_SOURCE RECORDS_

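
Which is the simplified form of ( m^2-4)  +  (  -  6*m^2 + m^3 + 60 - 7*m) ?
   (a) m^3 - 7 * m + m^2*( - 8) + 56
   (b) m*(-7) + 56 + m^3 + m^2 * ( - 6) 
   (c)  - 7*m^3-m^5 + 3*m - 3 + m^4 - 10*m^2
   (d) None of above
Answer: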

_EXERCISE REQUIREMENTS_
Locate "(a) m^3 - 7 * m + m^2*( - 8) + 56" in the material, then quote the line that contains it and all lines after it through the final one.

_RESULT_
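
   (a) m^3 - 7 * m + m^2*( - 8) + 56
   (b) m*(-7) + 56 + m^3 + m^2 * ( - 6) 
   (c)  - 7*m^3-m^5 + 3*m - 3 + m^4 - 10*m^2
   (d) None of above
Answer: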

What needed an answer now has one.